- _Data extract_

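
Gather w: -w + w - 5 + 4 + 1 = 0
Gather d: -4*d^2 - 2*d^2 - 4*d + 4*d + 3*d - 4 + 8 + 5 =-6*d^2 + 3*d + 9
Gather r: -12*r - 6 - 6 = -12*r - 12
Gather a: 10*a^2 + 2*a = 10*a^2 + 2*a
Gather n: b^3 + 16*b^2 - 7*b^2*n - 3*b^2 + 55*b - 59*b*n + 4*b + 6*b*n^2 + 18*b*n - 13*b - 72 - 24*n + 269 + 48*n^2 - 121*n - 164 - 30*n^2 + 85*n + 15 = b^3 + 13*b^2 + 46*b + n^2*(6*b + 18) + n*(-7*b^2 - 41*b - 60) + 48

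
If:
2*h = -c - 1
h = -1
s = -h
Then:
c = 1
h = -1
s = 1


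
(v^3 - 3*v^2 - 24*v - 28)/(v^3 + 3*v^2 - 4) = (v - 7)/(v - 1)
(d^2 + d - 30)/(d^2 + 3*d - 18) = (d - 5)/(d - 3)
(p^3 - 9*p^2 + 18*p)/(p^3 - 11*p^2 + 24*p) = (p - 6)/(p - 8)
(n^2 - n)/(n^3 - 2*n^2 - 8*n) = (1 - n)/(-n^2 + 2*n + 8)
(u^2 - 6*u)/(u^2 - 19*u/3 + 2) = 3*u/(3*u - 1)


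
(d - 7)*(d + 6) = d^2 - d - 42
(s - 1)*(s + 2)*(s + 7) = s^3 + 8*s^2 + 5*s - 14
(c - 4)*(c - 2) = c^2 - 6*c + 8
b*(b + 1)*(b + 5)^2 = b^4 + 11*b^3 + 35*b^2 + 25*b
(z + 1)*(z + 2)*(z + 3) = z^3 + 6*z^2 + 11*z + 6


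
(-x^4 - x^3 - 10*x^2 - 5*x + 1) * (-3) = 3*x^4 + 3*x^3 + 30*x^2 + 15*x - 3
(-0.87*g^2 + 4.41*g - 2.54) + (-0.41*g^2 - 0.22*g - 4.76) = -1.28*g^2 + 4.19*g - 7.3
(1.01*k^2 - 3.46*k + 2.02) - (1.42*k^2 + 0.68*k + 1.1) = -0.41*k^2 - 4.14*k + 0.92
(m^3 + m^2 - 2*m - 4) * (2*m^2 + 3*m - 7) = 2*m^5 + 5*m^4 - 8*m^3 - 21*m^2 + 2*m + 28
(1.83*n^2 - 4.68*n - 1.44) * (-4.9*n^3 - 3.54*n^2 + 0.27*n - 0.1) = -8.967*n^5 + 16.4538*n^4 + 24.1173*n^3 + 3.651*n^2 + 0.0791999999999999*n + 0.144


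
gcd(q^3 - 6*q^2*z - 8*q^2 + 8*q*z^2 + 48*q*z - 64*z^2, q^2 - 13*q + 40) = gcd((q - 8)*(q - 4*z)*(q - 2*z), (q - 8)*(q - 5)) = q - 8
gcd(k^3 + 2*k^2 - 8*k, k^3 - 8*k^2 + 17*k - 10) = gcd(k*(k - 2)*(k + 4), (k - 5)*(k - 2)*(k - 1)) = k - 2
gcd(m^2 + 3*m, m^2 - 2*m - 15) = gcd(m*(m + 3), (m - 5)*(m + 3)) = m + 3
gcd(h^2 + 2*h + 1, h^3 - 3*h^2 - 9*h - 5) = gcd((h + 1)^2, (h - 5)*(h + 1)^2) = h^2 + 2*h + 1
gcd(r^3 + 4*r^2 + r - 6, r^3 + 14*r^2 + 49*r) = 1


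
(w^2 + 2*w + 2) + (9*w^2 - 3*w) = 10*w^2 - w + 2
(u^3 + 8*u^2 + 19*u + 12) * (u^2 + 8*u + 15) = u^5 + 16*u^4 + 98*u^3 + 284*u^2 + 381*u + 180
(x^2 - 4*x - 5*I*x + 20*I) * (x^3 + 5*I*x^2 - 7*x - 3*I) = x^5 - 4*x^4 + 18*x^3 - 72*x^2 + 32*I*x^2 - 15*x - 128*I*x + 60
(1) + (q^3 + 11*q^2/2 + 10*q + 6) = q^3 + 11*q^2/2 + 10*q + 7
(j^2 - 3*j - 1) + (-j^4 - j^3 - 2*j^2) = -j^4 - j^3 - j^2 - 3*j - 1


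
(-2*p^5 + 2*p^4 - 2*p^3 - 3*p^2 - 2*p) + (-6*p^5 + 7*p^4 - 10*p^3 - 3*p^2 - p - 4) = -8*p^5 + 9*p^4 - 12*p^3 - 6*p^2 - 3*p - 4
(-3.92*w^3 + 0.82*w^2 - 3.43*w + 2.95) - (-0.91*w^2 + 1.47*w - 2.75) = -3.92*w^3 + 1.73*w^2 - 4.9*w + 5.7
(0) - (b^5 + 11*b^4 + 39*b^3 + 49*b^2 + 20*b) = -b^5 - 11*b^4 - 39*b^3 - 49*b^2 - 20*b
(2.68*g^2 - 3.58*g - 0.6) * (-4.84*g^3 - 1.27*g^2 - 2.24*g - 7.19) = -12.9712*g^5 + 13.9236*g^4 + 1.4474*g^3 - 10.488*g^2 + 27.0842*g + 4.314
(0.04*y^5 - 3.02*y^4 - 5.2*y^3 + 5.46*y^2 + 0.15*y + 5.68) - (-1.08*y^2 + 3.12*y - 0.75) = 0.04*y^5 - 3.02*y^4 - 5.2*y^3 + 6.54*y^2 - 2.97*y + 6.43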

- _What the task asks_
Line by line, set down the material exactly as given.

- _Completed exercise_
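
Gather w: -w + w - 5 + 4 + 1 = 0
Gather d: -4*d^2 - 2*d^2 - 4*d + 4*d + 3*d - 4 + 8 + 5 =-6*d^2 + 3*d + 9
Gather r: -12*r - 6 - 6 = -12*r - 12
Gather a: 10*a^2 + 2*a = 10*a^2 + 2*a
Gather n: b^3 + 16*b^2 - 7*b^2*n - 3*b^2 + 55*b - 59*b*n + 4*b + 6*b*n^2 + 18*b*n - 13*b - 72 - 24*n + 269 + 48*n^2 - 121*n - 164 - 30*n^2 + 85*n + 15 = b^3 + 13*b^2 + 46*b + n^2*(6*b + 18) + n*(-7*b^2 - 41*b - 60) + 48

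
If:
2*h = -c - 1
h = -1
s = -h
Then:
c = 1
h = -1
s = 1


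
(v^3 - 3*v^2 - 24*v - 28)/(v^3 + 3*v^2 - 4) = (v - 7)/(v - 1)
(d^2 + d - 30)/(d^2 + 3*d - 18) = (d - 5)/(d - 3)
(p^3 - 9*p^2 + 18*p)/(p^3 - 11*p^2 + 24*p) = (p - 6)/(p - 8)
(n^2 - n)/(n^3 - 2*n^2 - 8*n) = (1 - n)/(-n^2 + 2*n + 8)
(u^2 - 6*u)/(u^2 - 19*u/3 + 2) = 3*u/(3*u - 1)


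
(d - 7)*(d + 6) = d^2 - d - 42
(s - 1)*(s + 2)*(s + 7) = s^3 + 8*s^2 + 5*s - 14
(c - 4)*(c - 2) = c^2 - 6*c + 8
b*(b + 1)*(b + 5)^2 = b^4 + 11*b^3 + 35*b^2 + 25*b
(z + 1)*(z + 2)*(z + 3) = z^3 + 6*z^2 + 11*z + 6


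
(-x^4 - x^3 - 10*x^2 - 5*x + 1) * (-3) = 3*x^4 + 3*x^3 + 30*x^2 + 15*x - 3
(-0.87*g^2 + 4.41*g - 2.54) + (-0.41*g^2 - 0.22*g - 4.76) = -1.28*g^2 + 4.19*g - 7.3
(1.01*k^2 - 3.46*k + 2.02) - (1.42*k^2 + 0.68*k + 1.1) = -0.41*k^2 - 4.14*k + 0.92
(m^3 + m^2 - 2*m - 4) * (2*m^2 + 3*m - 7) = 2*m^5 + 5*m^4 - 8*m^3 - 21*m^2 + 2*m + 28
(1.83*n^2 - 4.68*n - 1.44) * (-4.9*n^3 - 3.54*n^2 + 0.27*n - 0.1) = -8.967*n^5 + 16.4538*n^4 + 24.1173*n^3 + 3.651*n^2 + 0.0791999999999999*n + 0.144


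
gcd(q^3 - 6*q^2*z - 8*q^2 + 8*q*z^2 + 48*q*z - 64*z^2, q^2 - 13*q + 40) = gcd((q - 8)*(q - 4*z)*(q - 2*z), (q - 8)*(q - 5)) = q - 8
gcd(k^3 + 2*k^2 - 8*k, k^3 - 8*k^2 + 17*k - 10) = gcd(k*(k - 2)*(k + 4), (k - 5)*(k - 2)*(k - 1)) = k - 2
gcd(m^2 + 3*m, m^2 - 2*m - 15) = gcd(m*(m + 3), (m - 5)*(m + 3)) = m + 3
gcd(h^2 + 2*h + 1, h^3 - 3*h^2 - 9*h - 5) = gcd((h + 1)^2, (h - 5)*(h + 1)^2) = h^2 + 2*h + 1
gcd(r^3 + 4*r^2 + r - 6, r^3 + 14*r^2 + 49*r) = 1


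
(w^2 + 2*w + 2) + (9*w^2 - 3*w) = 10*w^2 - w + 2
(u^3 + 8*u^2 + 19*u + 12) * (u^2 + 8*u + 15) = u^5 + 16*u^4 + 98*u^3 + 284*u^2 + 381*u + 180
(x^2 - 4*x - 5*I*x + 20*I) * (x^3 + 5*I*x^2 - 7*x - 3*I) = x^5 - 4*x^4 + 18*x^3 - 72*x^2 + 32*I*x^2 - 15*x - 128*I*x + 60
(1) + (q^3 + 11*q^2/2 + 10*q + 6) = q^3 + 11*q^2/2 + 10*q + 7
(j^2 - 3*j - 1) + (-j^4 - j^3 - 2*j^2) = -j^4 - j^3 - j^2 - 3*j - 1


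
(-2*p^5 + 2*p^4 - 2*p^3 - 3*p^2 - 2*p) + (-6*p^5 + 7*p^4 - 10*p^3 - 3*p^2 - p - 4) = -8*p^5 + 9*p^4 - 12*p^3 - 6*p^2 - 3*p - 4
(-3.92*w^3 + 0.82*w^2 - 3.43*w + 2.95) - (-0.91*w^2 + 1.47*w - 2.75) = -3.92*w^3 + 1.73*w^2 - 4.9*w + 5.7
(0) - (b^5 + 11*b^4 + 39*b^3 + 49*b^2 + 20*b) = -b^5 - 11*b^4 - 39*b^3 - 49*b^2 - 20*b
(2.68*g^2 - 3.58*g - 0.6) * (-4.84*g^3 - 1.27*g^2 - 2.24*g - 7.19) = -12.9712*g^5 + 13.9236*g^4 + 1.4474*g^3 - 10.488*g^2 + 27.0842*g + 4.314
(0.04*y^5 - 3.02*y^4 - 5.2*y^3 + 5.46*y^2 + 0.15*y + 5.68) - (-1.08*y^2 + 3.12*y - 0.75) = 0.04*y^5 - 3.02*y^4 - 5.2*y^3 + 6.54*y^2 - 2.97*y + 6.43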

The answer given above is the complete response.